→ ASSIGNMENT: Copy out all of the data that follows, exactly as it appears.

START THE RECORDS

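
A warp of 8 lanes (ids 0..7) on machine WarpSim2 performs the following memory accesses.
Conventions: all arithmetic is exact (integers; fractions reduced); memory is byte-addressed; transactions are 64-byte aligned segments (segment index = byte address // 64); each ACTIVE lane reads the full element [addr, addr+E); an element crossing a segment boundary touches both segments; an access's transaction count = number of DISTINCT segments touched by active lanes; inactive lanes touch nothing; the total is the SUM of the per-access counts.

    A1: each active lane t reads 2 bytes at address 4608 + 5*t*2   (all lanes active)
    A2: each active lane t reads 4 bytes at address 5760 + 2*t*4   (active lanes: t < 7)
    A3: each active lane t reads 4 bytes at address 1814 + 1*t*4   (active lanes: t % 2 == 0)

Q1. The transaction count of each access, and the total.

A1: 2 transactions
A2: 1 transaction
A3: 1 transaction

Answer: 2,1,1; total 4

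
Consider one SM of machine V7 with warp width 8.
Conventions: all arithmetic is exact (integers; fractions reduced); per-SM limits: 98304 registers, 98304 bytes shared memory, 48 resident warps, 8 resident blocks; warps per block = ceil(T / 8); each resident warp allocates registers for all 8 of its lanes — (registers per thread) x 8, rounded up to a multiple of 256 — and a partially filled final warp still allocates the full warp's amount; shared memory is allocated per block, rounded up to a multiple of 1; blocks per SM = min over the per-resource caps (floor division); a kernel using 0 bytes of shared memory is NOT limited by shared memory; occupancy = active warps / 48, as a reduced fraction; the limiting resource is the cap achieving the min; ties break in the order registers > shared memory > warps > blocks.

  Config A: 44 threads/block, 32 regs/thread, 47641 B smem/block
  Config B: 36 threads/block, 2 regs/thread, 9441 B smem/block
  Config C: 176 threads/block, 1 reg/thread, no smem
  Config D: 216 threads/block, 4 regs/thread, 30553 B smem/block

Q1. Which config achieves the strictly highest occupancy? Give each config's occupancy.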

END THE RECORDS

→ RESPONSE:
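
A warp of 8 lanes (ids 0..7) on machine WarpSim2 performs the following memory accesses.
Conventions: all arithmetic is exact (integers; fractions reduced); memory is byte-addressed; transactions are 64-byte aligned segments (segment index = byte address // 64); each ACTIVE lane reads the full element [addr, addr+E); an element crossing a segment boundary touches both segments; an access's transaction count = number of DISTINCT segments touched by active lanes; inactive lanes touch nothing; the total is the SUM of the per-access counts.

    A1: each active lane t reads 2 bytes at address 4608 + 5*t*2   (all lanes active)
    A2: each active lane t reads 4 bytes at address 5760 + 2*t*4   (active lanes: t < 7)
    A3: each active lane t reads 4 bytes at address 1814 + 1*t*4   (active lanes: t % 2 == 0)

Q1. The transaction count of each access, and the total.

A1: 2 transactions
A2: 1 transaction
A3: 1 transaction

Answer: 2,1,1; total 4

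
Consider one SM of machine V7 with warp width 8.
Conventions: all arithmetic is exact (integers; fractions reduced); per-SM limits: 98304 registers, 98304 bytes shared memory, 48 resident warps, 8 resident blocks; warps per block = ceil(T / 8); each resident warp allocates registers for all 8 of its lanes — (registers per thread) x 8, rounded up to a multiple of 256 — and a partially filled final warp still allocates the full warp's amount; shared memory is allocated per block, rounded up to a multiple of 1; blocks per SM = min over the per-resource caps (floor division); a kernel using 0 bytes of shared memory is NOT limited by shared memory; occupancy = active warps / 48, as a reduced fraction; the limiting resource is the cap achieving the min; ties break in the order registers > shared memory > warps > blocks.

  Config A: 44 threads/block, 32 regs/thread, 47641 B smem/block
  Config B: 36 threads/block, 2 regs/thread, 9441 B smem/block
  Config C: 176 threads/block, 1 reg/thread, no smem
  Config D: 216 threads/block, 4 regs/thread, 30553 B smem/block

Q1. Which config achieves the strictly highest occupancy? Give each config's occupancy.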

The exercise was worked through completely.